§ Task to carry out: The goal is to restate all of the records below word for word.

◆ ◆ ◆ ◆ ◆ ◆ ◆

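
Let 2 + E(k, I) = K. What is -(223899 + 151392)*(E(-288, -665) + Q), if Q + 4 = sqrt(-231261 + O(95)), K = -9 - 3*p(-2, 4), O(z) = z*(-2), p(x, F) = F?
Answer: 10132857 - 375291*I*sqrt(231451) ≈ 1.0133e+7 - 1.8055e+8*I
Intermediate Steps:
O(z) = -2*z
K = -21 (K = -9 - 3*4 = -9 - 12 = -21)
E(k, I) = -23 (E(k, I) = -2 - 21 = -23)
Q = -4 + I*sqrt(231451) (Q = -4 + sqrt(-231261 - 2*95) = -4 + sqrt(-231261 - 190) = -4 + sqrt(-231451) = -4 + I*sqrt(231451) ≈ -4.0 + 481.09*I)
-(223899 + 151392)*(E(-288, -665) + Q) = -(223899 + 151392)*(-23 + (-4 + I*sqrt(231451))) = -375291*(-27 + I*sqrt(231451)) = -(-10132857 + 375291*I*sqrt(231451)) = 10132857 - 375291*I*sqrt(231451)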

◆ ◆ ◆ ◆ ◆ ◆ ◆

§ Output:
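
Let 2 + E(k, I) = K. What is -(223899 + 151392)*(E(-288, -665) + Q), if Q + 4 = sqrt(-231261 + O(95)), K = -9 - 3*p(-2, 4), O(z) = z*(-2), p(x, F) = F?
Answer: 10132857 - 375291*I*sqrt(231451) ≈ 1.0133e+7 - 1.8055e+8*I
Intermediate Steps:
O(z) = -2*z
K = -21 (K = -9 - 3*4 = -9 - 12 = -21)
E(k, I) = -23 (E(k, I) = -2 - 21 = -23)
Q = -4 + I*sqrt(231451) (Q = -4 + sqrt(-231261 - 2*95) = -4 + sqrt(-231261 - 190) = -4 + sqrt(-231451) = -4 + I*sqrt(231451) ≈ -4.0 + 481.09*I)
-(223899 + 151392)*(E(-288, -665) + Q) = -(223899 + 151392)*(-23 + (-4 + I*sqrt(231451))) = -375291*(-27 + I*sqrt(231451)) = -(-10132857 + 375291*I*sqrt(231451)) = 10132857 - 375291*I*sqrt(231451)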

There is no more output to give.